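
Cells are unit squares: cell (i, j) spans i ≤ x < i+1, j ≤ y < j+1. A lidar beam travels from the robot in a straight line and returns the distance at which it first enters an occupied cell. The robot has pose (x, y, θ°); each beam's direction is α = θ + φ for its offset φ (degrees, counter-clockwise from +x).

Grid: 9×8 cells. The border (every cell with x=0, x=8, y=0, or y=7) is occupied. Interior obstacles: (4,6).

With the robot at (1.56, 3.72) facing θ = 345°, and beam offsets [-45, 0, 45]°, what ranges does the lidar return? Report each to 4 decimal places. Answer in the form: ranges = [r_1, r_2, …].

beam 1: φ=-45°, α=300°
  cosα=0.5000 sinα=-0.8660 | (1,3) | tMaxX 0.8800 tMaxY 0.8314 | tΔX 2.0000 tΔY 1.1547
    t=0.8314 [y] (1,2)
    t=0.8800 [x] (2,2)
    t=1.9861 [y] (2,1)
    t=2.8800 [x] (3,1)
    t=3.1408 [y] (3,0) — stop
  → r_1 = 3.1408
beam 2: φ=0°, α=345°
  cosα=0.9659 sinα=-0.2588 | (1,3) | tMaxX 0.4555 tMaxY 2.7819 | tΔX 1.0353 tΔY 3.8637
    t=0.4555 [x] (2,3)
    t=1.4908 [x] (3,3)
    t=2.5261 [x] (4,3)
    t=2.7819 [y] (4,2)
    t=3.5614 [x] (5,2)
    t=4.5966 [x] (6,2)
    t=5.6319 [x] (7,2)
    t=6.6456 [y] (7,1)
    t=6.6672 [x] (8,1) — stop
  → r_2 = 6.6672
beam 3: φ=45°, α=30°
  cosα=0.8660 sinα=0.5000 | (1,3) | tMaxX 0.5081 tMaxY 0.5600 | tΔX 1.1547 tΔY 2.0000
    t=0.5081 [x] (2,3)
    t=0.5600 [y] (2,4)
    t=1.6628 [x] (3,4)
    t=2.5600 [y] (3,5)
    t=2.8175 [x] (4,5)
    t=3.9722 [x] (5,5)
    t=4.5600 [y] (5,6)
    t=5.1269 [x] (6,6)
    t=6.2816 [x] (7,6)
    t=6.5600 [y] (7,7) — stop
  → r_3 = 6.5600

ranges = [3.1408, 6.6672, 6.5600]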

• EXERCISE BRIEF
Reproduce the full set of entries above exactly, without dropping a line.

• RESULT OF THE TASK
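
Cells are unit squares: cell (i, j) spans i ≤ x < i+1, j ≤ y < j+1. A lidar beam travels from the robot in a straight line and returns the distance at which it first enters an occupied cell. The robot has pose (x, y, θ°); each beam's direction is α = θ + φ for its offset φ (degrees, counter-clockwise from +x).

Grid: 9×8 cells. The border (every cell with x=0, x=8, y=0, or y=7) is occupied. Interior obstacles: (4,6).

With the robot at (1.56, 3.72) facing θ = 345°, and beam offsets [-45, 0, 45]°, what ranges does the lidar return? Report each to 4 decimal places. Answer in the form: ranges = [r_1, r_2, …].

beam 1: φ=-45°, α=300°
  cosα=0.5000 sinα=-0.8660 | (1,3) | tMaxX 0.8800 tMaxY 0.8314 | tΔX 2.0000 tΔY 1.1547
    t=0.8314 [y] (1,2)
    t=0.8800 [x] (2,2)
    t=1.9861 [y] (2,1)
    t=2.8800 [x] (3,1)
    t=3.1408 [y] (3,0) — stop
  → r_1 = 3.1408
beam 2: φ=0°, α=345°
  cosα=0.9659 sinα=-0.2588 | (1,3) | tMaxX 0.4555 tMaxY 2.7819 | tΔX 1.0353 tΔY 3.8637
    t=0.4555 [x] (2,3)
    t=1.4908 [x] (3,3)
    t=2.5261 [x] (4,3)
    t=2.7819 [y] (4,2)
    t=3.5614 [x] (5,2)
    t=4.5966 [x] (6,2)
    t=5.6319 [x] (7,2)
    t=6.6456 [y] (7,1)
    t=6.6672 [x] (8,1) — stop
  → r_2 = 6.6672
beam 3: φ=45°, α=30°
  cosα=0.8660 sinα=0.5000 | (1,3) | tMaxX 0.5081 tMaxY 0.5600 | tΔX 1.1547 tΔY 2.0000
    t=0.5081 [x] (2,3)
    t=0.5600 [y] (2,4)
    t=1.6628 [x] (3,4)
    t=2.5600 [y] (3,5)
    t=2.8175 [x] (4,5)
    t=3.9722 [x] (5,5)
    t=4.5600 [y] (5,6)
    t=5.1269 [x] (6,6)
    t=6.2816 [x] (7,6)
    t=6.5600 [y] (7,7) — stop
  → r_3 = 6.5600

ranges = [3.1408, 6.6672, 6.5600]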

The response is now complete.